[Recorded data]
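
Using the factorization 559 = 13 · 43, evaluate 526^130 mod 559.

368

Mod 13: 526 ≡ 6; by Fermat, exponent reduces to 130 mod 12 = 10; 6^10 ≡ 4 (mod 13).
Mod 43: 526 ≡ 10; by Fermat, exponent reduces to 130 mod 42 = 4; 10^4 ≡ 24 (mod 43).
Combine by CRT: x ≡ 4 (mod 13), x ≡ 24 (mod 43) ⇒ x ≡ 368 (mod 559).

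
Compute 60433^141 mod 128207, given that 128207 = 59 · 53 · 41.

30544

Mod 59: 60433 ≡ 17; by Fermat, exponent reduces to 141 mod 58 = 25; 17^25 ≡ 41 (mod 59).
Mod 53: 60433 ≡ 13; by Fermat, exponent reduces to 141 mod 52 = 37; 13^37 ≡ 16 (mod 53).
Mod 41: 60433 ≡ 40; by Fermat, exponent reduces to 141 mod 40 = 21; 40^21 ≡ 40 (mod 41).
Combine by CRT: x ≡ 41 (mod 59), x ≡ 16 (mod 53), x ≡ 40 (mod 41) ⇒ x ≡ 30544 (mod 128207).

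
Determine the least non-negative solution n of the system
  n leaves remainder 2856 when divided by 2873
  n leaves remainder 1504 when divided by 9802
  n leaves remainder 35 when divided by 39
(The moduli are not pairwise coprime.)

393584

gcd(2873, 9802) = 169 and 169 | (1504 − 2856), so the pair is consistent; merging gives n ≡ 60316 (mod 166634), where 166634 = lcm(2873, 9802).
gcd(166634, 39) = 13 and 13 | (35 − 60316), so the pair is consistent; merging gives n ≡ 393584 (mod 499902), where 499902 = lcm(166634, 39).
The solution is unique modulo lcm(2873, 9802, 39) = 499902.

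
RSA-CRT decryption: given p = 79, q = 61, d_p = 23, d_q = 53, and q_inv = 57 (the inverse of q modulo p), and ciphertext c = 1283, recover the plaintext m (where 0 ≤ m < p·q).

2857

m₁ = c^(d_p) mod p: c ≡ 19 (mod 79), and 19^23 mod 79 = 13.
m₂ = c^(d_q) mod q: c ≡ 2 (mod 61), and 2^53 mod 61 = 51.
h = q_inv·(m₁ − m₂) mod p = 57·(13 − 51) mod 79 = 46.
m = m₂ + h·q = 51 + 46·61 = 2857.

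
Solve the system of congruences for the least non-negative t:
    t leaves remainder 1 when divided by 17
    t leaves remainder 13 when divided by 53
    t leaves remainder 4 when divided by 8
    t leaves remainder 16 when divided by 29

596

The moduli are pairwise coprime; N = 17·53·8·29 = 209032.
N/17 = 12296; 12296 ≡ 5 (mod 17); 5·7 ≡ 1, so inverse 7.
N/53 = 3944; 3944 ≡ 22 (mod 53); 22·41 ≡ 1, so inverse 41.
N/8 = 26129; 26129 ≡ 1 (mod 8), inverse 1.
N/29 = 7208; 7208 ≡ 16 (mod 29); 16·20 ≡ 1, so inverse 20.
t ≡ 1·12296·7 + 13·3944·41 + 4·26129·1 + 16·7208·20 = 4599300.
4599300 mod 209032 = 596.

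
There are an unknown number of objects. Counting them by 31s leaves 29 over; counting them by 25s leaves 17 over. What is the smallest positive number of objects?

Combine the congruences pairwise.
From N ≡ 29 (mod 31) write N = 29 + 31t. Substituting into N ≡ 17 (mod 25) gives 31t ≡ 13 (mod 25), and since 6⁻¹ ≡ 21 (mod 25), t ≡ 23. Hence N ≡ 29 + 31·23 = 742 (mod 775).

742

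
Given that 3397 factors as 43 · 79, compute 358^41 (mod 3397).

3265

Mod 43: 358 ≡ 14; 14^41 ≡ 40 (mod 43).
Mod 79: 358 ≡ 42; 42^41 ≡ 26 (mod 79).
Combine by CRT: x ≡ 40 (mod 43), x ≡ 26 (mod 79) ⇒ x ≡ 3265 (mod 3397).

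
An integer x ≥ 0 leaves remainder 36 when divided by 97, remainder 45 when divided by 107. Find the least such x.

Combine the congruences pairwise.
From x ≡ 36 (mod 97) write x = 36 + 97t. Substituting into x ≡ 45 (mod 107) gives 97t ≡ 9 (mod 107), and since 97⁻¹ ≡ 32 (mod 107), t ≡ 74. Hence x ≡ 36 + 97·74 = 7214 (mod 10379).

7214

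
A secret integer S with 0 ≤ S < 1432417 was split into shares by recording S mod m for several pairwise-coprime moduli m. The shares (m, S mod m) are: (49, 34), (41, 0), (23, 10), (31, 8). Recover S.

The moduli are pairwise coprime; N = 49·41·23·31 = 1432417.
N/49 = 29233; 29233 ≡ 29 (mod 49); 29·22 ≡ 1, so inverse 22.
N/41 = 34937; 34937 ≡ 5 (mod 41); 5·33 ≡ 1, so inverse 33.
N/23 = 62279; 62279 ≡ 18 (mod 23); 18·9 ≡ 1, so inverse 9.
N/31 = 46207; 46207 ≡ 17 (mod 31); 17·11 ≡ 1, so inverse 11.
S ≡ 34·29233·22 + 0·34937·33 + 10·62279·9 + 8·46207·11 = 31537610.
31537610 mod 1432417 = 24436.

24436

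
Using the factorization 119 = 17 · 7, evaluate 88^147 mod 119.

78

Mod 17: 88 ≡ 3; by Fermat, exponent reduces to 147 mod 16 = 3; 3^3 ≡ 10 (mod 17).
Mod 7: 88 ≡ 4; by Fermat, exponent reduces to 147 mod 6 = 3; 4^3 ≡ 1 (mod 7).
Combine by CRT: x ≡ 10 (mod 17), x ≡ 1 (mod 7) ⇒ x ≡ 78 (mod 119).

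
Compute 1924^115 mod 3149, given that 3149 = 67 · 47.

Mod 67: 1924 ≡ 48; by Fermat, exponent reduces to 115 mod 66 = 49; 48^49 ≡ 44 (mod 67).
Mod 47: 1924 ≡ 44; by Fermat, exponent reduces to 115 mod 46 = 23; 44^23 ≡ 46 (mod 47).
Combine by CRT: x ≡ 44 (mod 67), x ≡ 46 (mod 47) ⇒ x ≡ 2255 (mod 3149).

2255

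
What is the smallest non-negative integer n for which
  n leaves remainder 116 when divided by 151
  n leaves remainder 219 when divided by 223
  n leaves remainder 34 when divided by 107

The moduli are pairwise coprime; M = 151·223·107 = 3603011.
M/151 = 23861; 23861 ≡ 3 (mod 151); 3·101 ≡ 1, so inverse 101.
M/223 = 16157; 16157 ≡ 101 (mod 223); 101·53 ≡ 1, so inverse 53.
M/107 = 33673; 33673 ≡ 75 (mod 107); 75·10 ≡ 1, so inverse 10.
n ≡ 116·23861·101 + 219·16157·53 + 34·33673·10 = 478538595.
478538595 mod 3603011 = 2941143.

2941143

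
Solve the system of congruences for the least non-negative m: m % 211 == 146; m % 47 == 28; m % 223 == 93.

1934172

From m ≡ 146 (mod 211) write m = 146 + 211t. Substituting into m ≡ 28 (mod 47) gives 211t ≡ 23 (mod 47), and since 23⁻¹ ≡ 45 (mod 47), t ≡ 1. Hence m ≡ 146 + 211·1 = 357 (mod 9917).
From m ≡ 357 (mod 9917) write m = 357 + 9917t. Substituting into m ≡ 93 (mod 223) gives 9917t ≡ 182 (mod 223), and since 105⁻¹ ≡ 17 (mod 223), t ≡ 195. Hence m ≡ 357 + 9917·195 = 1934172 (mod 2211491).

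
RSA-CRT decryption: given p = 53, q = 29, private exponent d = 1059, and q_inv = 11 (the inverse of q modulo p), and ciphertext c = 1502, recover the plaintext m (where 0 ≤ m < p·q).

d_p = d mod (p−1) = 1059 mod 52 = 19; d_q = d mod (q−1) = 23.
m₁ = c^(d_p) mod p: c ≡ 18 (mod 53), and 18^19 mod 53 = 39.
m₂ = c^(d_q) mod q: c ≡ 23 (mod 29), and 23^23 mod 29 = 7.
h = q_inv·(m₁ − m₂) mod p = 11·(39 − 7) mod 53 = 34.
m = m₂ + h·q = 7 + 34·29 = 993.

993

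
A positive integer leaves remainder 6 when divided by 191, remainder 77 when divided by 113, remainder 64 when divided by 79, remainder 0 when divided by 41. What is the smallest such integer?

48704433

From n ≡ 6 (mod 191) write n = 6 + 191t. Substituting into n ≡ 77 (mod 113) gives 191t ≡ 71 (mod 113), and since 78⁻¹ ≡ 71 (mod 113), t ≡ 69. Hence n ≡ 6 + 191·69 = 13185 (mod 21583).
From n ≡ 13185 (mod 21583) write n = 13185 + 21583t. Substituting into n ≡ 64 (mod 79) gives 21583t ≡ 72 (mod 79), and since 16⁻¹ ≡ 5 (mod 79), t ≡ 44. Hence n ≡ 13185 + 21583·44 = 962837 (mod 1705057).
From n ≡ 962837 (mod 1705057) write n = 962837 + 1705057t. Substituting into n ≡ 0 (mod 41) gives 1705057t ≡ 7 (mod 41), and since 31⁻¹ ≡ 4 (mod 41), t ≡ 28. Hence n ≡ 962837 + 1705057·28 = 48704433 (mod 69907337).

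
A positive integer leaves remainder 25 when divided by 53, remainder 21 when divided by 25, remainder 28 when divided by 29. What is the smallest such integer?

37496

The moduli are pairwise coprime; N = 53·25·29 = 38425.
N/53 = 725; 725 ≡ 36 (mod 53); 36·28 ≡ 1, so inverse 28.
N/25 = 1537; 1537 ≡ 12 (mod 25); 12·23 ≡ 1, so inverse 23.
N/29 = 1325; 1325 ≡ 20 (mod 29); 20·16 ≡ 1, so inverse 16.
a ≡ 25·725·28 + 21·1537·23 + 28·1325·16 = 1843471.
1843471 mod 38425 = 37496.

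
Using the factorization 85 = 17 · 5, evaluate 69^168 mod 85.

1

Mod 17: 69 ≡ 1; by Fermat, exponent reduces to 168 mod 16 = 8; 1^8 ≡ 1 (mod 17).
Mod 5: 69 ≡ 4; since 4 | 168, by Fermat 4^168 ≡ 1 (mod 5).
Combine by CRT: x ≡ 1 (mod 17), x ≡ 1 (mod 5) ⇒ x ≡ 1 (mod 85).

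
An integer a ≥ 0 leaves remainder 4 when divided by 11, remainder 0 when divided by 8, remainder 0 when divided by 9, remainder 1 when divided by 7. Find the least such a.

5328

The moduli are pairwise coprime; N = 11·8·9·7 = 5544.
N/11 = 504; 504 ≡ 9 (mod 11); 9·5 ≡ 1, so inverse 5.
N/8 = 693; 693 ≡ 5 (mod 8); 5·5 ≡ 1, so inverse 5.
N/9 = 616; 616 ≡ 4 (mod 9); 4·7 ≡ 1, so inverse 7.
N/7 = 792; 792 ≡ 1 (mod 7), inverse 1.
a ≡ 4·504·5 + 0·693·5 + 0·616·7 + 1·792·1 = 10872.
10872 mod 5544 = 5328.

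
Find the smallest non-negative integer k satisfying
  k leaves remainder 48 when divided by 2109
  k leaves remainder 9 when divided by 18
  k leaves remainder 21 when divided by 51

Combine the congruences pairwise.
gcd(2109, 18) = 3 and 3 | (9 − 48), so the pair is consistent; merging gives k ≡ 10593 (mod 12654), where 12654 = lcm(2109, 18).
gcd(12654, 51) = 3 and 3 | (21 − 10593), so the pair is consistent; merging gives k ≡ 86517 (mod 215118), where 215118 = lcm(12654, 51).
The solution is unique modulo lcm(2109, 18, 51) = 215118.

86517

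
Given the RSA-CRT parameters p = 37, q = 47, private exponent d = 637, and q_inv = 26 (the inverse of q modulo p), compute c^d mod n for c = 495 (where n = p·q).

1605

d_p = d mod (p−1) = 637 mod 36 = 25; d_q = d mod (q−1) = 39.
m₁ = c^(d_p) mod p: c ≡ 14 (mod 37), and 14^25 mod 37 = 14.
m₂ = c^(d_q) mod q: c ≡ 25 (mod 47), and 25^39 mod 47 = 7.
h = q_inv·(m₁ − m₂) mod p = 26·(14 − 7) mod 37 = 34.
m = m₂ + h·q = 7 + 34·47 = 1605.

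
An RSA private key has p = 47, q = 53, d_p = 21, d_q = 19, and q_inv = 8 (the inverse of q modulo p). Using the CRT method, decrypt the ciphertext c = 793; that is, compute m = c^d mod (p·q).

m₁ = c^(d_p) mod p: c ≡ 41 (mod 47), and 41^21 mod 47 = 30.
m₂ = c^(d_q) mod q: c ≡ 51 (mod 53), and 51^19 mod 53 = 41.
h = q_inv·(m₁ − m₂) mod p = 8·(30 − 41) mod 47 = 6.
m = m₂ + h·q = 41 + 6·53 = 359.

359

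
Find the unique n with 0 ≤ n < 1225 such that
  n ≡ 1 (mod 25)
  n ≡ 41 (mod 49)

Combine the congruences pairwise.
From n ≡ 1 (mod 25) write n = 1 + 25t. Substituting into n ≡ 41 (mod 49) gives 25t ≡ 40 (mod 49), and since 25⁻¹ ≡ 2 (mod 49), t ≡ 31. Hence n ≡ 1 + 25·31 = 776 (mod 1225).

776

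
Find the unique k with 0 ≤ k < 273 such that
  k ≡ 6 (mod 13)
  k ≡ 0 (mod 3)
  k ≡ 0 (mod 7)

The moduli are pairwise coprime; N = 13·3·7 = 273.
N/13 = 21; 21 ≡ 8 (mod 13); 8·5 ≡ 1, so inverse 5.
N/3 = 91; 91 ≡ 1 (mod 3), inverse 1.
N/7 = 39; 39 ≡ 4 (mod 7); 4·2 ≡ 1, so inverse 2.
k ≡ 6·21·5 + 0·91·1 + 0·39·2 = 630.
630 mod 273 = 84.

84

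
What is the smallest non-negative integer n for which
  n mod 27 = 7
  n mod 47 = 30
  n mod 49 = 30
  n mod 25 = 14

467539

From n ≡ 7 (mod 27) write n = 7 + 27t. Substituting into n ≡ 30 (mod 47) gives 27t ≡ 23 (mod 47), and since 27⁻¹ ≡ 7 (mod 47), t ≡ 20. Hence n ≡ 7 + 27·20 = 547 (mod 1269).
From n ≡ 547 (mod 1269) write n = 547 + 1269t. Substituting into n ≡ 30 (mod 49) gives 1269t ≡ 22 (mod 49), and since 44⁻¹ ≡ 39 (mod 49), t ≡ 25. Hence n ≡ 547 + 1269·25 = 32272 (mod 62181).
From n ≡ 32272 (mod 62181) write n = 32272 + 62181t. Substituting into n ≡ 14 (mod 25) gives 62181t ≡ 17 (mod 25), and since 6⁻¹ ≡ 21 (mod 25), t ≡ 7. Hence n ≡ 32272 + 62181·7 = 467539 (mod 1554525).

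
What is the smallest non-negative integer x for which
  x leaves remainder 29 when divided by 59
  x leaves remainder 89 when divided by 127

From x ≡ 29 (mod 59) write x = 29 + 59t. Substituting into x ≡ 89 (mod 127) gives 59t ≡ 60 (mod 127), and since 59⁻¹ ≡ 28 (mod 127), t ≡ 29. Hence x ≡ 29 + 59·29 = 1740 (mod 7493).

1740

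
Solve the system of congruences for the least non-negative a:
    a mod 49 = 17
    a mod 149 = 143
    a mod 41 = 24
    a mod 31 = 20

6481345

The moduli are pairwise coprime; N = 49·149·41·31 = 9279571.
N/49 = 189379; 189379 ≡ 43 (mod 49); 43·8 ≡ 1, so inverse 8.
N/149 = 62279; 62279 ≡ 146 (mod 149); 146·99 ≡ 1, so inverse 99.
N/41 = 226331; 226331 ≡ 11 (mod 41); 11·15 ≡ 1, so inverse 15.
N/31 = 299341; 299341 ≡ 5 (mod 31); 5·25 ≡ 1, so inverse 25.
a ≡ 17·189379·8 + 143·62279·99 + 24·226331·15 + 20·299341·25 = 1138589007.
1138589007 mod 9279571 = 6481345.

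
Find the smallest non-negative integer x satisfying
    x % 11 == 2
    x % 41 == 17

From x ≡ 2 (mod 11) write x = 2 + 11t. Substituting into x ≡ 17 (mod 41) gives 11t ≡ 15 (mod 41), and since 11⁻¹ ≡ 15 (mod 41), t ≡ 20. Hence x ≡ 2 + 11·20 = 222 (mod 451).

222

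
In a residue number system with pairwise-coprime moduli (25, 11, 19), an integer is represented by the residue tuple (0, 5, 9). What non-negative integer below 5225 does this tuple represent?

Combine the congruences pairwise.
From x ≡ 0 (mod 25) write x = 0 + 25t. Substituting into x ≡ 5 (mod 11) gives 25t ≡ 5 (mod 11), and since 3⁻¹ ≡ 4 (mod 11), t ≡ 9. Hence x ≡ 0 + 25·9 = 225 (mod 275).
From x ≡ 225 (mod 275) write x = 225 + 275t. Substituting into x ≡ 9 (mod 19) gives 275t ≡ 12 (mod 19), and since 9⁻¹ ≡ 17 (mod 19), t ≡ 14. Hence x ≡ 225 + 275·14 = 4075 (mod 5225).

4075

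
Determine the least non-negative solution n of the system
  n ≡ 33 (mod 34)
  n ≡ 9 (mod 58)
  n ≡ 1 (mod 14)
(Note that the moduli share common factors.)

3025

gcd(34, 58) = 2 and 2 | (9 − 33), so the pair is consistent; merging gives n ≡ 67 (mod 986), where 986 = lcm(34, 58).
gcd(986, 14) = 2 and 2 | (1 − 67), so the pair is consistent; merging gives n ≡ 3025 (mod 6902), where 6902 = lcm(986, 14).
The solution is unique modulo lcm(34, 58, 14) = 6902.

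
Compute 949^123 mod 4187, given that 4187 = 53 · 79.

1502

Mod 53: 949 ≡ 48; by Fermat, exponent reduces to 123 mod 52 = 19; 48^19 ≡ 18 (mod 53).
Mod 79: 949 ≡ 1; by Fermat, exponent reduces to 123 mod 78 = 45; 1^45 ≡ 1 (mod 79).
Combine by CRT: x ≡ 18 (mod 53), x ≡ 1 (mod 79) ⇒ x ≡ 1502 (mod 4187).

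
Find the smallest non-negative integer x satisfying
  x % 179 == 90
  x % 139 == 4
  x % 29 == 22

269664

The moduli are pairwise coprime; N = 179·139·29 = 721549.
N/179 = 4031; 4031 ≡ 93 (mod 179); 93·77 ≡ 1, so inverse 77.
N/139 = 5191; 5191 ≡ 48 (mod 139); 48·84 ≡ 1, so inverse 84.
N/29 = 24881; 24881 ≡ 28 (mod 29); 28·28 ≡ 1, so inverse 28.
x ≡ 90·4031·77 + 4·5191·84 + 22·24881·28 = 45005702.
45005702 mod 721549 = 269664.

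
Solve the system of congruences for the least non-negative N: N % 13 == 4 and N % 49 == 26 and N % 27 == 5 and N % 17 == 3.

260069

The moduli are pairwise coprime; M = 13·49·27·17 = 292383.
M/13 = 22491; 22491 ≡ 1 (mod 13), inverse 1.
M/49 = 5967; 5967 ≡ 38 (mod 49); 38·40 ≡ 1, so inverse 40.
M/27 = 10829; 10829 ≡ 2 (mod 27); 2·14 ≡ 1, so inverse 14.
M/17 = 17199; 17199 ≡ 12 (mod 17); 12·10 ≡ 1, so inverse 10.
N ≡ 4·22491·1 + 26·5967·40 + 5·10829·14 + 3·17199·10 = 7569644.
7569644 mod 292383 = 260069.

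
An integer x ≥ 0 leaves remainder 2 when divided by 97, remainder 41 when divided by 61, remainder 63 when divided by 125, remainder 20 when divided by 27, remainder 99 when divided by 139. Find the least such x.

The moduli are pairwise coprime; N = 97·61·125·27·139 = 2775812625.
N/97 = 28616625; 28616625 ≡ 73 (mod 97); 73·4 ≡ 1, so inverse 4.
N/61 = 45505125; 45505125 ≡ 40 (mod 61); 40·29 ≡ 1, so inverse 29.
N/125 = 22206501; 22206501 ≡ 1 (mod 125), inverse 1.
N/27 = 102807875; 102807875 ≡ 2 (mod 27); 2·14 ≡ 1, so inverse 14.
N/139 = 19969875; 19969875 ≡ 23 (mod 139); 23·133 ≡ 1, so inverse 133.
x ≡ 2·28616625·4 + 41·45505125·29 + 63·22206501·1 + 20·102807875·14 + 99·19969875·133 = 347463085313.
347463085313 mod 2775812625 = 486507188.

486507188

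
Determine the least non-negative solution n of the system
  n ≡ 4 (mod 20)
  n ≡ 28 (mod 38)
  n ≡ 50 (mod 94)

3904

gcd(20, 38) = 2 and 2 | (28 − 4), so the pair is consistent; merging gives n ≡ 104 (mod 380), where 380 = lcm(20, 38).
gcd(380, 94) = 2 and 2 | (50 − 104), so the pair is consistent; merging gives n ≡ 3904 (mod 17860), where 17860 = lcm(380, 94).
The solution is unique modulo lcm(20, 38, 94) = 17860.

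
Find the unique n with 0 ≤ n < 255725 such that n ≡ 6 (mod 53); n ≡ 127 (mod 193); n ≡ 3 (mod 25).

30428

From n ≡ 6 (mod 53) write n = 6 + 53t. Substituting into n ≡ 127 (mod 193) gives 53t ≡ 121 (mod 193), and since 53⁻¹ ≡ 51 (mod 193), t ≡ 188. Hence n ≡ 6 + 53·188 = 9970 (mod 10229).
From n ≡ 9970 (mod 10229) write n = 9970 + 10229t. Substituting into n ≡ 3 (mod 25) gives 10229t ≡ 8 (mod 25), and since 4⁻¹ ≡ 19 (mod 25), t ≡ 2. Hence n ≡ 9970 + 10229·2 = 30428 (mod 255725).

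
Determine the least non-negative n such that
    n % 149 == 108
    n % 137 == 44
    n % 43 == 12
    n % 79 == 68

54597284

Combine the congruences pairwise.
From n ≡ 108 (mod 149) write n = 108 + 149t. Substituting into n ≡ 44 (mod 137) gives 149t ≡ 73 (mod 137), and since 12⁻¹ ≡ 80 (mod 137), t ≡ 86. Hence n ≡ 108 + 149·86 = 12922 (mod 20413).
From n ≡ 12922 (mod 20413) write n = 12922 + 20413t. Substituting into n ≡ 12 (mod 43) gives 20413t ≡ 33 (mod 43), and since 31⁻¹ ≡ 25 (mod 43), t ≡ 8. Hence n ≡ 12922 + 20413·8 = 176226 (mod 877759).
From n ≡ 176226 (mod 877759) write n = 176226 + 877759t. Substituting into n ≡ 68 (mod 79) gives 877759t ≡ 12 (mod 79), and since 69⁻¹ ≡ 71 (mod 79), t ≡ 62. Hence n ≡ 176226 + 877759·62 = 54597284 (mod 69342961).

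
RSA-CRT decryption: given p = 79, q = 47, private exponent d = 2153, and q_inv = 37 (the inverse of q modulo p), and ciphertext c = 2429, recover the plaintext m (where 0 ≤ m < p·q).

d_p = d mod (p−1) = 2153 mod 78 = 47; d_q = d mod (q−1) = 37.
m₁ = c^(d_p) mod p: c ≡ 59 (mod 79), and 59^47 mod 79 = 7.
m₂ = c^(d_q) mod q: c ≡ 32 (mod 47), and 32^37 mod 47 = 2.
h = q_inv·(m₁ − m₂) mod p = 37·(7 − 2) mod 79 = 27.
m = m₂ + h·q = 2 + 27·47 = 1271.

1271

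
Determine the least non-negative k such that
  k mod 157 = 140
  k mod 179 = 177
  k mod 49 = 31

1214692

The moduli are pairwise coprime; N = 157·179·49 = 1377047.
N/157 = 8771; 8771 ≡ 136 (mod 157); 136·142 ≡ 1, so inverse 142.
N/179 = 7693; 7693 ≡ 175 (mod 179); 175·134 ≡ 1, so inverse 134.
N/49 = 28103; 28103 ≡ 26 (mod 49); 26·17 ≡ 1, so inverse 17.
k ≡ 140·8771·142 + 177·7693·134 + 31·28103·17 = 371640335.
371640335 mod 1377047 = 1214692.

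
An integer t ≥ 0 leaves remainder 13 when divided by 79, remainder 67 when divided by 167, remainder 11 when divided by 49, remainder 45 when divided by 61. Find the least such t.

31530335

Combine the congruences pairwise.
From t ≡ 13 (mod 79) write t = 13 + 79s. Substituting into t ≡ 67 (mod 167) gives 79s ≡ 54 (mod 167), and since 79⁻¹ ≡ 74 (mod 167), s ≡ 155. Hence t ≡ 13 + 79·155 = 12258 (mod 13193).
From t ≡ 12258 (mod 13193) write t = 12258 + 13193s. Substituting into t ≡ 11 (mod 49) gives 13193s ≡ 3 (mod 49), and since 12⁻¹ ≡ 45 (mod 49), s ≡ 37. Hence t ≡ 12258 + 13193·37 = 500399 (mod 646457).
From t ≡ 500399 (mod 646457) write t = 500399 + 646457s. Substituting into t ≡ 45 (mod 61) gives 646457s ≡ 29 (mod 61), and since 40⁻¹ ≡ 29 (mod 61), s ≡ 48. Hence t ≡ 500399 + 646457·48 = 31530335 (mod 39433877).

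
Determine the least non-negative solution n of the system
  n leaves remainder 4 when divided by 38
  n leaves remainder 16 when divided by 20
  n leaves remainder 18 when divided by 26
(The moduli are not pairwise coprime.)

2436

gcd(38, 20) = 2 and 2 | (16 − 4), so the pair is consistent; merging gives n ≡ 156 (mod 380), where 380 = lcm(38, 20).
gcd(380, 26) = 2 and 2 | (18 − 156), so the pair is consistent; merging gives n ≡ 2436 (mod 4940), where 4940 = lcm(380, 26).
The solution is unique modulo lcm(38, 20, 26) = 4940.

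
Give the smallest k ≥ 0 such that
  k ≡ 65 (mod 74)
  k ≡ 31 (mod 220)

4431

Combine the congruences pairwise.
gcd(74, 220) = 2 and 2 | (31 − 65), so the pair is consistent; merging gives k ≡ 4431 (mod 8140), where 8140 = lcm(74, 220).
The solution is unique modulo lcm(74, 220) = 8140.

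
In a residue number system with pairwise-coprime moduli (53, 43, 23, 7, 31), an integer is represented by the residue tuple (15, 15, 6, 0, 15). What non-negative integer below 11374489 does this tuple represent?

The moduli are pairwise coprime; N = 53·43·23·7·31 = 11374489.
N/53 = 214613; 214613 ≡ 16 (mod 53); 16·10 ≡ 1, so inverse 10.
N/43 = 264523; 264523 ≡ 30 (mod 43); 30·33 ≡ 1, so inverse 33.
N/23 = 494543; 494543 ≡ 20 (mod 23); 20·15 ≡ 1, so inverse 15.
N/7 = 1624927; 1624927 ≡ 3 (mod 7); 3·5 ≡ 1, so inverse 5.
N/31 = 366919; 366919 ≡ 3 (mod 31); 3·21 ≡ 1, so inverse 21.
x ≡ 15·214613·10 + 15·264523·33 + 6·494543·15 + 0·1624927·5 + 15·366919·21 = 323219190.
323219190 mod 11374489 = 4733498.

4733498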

__Exercise__. Among the records above, a stretch begins at the line containing "n mod 47 = 30" and ends at the line containing "a mod 41 = 24". Restate that stretch word for word, and nothing else.

__Answer__.
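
  n mod 47 = 30
  n mod 49 = 30
  n mod 25 = 14

467539

From n ≡ 7 (mod 27) write n = 7 + 27t. Substituting into n ≡ 30 (mod 47) gives 27t ≡ 23 (mod 47), and since 27⁻¹ ≡ 7 (mod 47), t ≡ 20. Hence n ≡ 7 + 27·20 = 547 (mod 1269).
From n ≡ 547 (mod 1269) write n = 547 + 1269t. Substituting into n ≡ 30 (mod 49) gives 1269t ≡ 22 (mod 49), and since 44⁻¹ ≡ 39 (mod 49), t ≡ 25. Hence n ≡ 547 + 1269·25 = 32272 (mod 62181).
From n ≡ 32272 (mod 62181) write n = 32272 + 62181t. Substituting into n ≡ 14 (mod 25) gives 62181t ≡ 17 (mod 25), and since 6⁻¹ ≡ 21 (mod 25), t ≡ 7. Hence n ≡ 32272 + 62181·7 = 467539 (mod 1554525).

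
What is the smallest non-negative integer x for which
  x leaves remainder 29 when divided by 59
  x leaves remainder 89 when divided by 127

From x ≡ 29 (mod 59) write x = 29 + 59t. Substituting into x ≡ 89 (mod 127) gives 59t ≡ 60 (mod 127), and since 59⁻¹ ≡ 28 (mod 127), t ≡ 29. Hence x ≡ 29 + 59·29 = 1740 (mod 7493).

1740

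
Solve the system of congruences for the least non-negative a:
    a mod 49 = 17
    a mod 149 = 143
    a mod 41 = 24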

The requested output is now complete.